>>>

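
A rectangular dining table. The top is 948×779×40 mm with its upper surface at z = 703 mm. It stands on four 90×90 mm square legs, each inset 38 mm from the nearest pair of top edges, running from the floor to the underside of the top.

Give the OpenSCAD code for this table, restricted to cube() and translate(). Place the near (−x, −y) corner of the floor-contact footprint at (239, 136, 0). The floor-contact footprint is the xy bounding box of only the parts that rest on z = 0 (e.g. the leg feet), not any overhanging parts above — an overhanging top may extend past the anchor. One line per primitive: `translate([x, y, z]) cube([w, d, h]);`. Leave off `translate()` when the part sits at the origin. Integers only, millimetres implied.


translate([201, 98, 663]) cube([948, 779, 40]);
translate([239, 136, 0]) cube([90, 90, 663]);
translate([1021, 136, 0]) cube([90, 90, 663]);
translate([239, 749, 0]) cube([90, 90, 663]);
translate([1021, 749, 0]) cube([90, 90, 663]);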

<<<

__The problem__:
Everything from the line containing "Give the OpenSCAD" through the last line of the listing must be reproduced exactly, and no other line.

__Solution__:
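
Give the OpenSCAD code for this table, restricted to cube() and translate(). Place the near (−x, −y) corner of the floor-contact footprint at (239, 136, 0). The floor-contact footprint is the xy bounding box of only the parts that rest on z = 0 (e.g. the leg feet), not any overhanging parts above — an overhanging top may extend past the anchor. One line per primitive: `translate([x, y, z]) cube([w, d, h]);`. Leave off `translate()` when the part sits at the origin. Integers only, millimetres implied.


translate([201, 98, 663]) cube([948, 779, 40]);
translate([239, 136, 0]) cube([90, 90, 663]);
translate([1021, 136, 0]) cube([90, 90, 663]);
translate([239, 749, 0]) cube([90, 90, 663]);
translate([1021, 749, 0]) cube([90, 90, 663]);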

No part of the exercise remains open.